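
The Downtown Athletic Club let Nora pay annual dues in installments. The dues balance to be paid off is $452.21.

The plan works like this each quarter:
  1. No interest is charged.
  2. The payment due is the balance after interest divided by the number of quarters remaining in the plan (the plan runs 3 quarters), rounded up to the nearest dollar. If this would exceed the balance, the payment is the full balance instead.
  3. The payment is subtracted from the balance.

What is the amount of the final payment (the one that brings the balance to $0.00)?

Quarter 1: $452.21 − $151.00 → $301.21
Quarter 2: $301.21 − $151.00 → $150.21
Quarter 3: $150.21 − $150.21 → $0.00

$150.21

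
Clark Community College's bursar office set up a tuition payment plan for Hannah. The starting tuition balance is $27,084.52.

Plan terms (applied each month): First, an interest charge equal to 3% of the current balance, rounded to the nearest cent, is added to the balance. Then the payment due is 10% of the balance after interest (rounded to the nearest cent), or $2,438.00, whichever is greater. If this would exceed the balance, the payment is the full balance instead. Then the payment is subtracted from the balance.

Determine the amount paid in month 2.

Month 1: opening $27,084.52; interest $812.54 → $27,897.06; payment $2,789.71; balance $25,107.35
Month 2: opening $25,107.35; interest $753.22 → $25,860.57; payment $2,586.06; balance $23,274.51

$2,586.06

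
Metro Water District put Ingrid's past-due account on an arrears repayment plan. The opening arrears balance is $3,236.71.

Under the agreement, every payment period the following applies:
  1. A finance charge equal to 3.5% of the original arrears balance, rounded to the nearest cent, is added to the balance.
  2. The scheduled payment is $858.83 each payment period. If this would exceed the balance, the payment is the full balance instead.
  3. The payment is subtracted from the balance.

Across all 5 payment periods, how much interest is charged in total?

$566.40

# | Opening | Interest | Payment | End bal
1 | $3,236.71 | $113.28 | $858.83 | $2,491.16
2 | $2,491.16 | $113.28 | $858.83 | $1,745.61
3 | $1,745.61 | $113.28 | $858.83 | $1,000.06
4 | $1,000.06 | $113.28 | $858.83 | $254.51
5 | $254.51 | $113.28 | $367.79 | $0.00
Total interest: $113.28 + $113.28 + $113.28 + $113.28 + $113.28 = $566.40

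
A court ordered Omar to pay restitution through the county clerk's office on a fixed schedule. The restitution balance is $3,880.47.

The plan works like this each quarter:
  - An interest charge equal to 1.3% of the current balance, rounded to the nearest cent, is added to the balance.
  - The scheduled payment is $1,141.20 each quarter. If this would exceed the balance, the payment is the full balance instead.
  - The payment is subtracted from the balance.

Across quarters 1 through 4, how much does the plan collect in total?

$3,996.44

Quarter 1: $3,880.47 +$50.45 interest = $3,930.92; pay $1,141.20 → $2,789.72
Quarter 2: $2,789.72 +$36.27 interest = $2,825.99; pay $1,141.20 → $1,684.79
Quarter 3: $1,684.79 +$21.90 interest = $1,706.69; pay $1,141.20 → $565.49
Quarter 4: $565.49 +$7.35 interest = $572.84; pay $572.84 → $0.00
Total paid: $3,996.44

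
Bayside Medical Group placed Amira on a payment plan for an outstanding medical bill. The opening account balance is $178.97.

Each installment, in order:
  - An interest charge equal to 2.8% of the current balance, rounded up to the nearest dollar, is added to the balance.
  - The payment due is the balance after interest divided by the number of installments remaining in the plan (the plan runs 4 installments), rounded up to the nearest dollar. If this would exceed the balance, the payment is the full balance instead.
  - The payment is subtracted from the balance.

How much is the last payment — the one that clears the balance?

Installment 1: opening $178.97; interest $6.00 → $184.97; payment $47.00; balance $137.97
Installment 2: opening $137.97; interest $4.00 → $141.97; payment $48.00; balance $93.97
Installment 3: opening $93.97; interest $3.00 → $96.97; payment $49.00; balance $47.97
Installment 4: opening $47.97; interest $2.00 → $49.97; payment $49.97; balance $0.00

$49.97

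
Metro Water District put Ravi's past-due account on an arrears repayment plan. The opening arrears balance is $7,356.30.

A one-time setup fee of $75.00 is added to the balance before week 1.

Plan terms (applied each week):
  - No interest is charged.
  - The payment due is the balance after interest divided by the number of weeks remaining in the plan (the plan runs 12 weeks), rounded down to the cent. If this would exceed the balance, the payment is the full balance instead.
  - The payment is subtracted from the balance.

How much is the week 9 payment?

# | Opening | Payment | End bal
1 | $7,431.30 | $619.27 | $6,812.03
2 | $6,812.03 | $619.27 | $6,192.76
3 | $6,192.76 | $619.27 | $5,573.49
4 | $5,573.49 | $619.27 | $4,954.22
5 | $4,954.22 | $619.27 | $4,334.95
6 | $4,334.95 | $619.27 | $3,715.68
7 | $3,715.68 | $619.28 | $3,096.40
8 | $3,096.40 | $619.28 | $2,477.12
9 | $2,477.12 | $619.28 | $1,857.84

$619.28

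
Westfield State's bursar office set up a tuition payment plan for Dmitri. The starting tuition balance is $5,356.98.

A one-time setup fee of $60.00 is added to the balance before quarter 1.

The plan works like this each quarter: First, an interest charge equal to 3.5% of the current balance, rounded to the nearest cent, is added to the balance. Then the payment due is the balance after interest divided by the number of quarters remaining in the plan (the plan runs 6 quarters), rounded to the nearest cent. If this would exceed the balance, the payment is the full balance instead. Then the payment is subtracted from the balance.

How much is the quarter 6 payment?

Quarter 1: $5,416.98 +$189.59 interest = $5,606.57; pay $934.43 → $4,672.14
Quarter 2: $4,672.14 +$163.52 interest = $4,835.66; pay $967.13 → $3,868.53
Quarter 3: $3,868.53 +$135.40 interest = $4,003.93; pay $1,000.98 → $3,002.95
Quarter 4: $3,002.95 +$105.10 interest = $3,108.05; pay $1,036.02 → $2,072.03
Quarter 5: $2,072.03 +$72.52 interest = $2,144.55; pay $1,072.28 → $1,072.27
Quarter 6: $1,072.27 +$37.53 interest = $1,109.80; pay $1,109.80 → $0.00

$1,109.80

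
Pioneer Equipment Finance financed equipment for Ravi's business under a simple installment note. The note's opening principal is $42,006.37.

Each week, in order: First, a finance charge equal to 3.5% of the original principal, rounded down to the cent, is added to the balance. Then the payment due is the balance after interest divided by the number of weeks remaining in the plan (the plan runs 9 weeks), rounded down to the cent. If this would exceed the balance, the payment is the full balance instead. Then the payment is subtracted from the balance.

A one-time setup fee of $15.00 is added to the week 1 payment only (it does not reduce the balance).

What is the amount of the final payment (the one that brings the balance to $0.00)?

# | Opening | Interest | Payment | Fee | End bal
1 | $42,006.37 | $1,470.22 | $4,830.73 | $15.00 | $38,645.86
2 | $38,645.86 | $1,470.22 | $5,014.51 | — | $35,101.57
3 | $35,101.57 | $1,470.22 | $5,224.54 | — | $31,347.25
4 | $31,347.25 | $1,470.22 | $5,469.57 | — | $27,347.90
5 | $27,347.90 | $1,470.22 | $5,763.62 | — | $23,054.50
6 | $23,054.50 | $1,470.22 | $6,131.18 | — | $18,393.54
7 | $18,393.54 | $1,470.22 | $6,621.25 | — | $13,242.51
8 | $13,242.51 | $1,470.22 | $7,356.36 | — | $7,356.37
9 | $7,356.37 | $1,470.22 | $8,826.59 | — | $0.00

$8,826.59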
####
▶ **DIRECTIONS**
Some lines of the data may hold the word "arrears". Say how many do, with nothing else.

▶ **EXERCISE OUTPUT**
3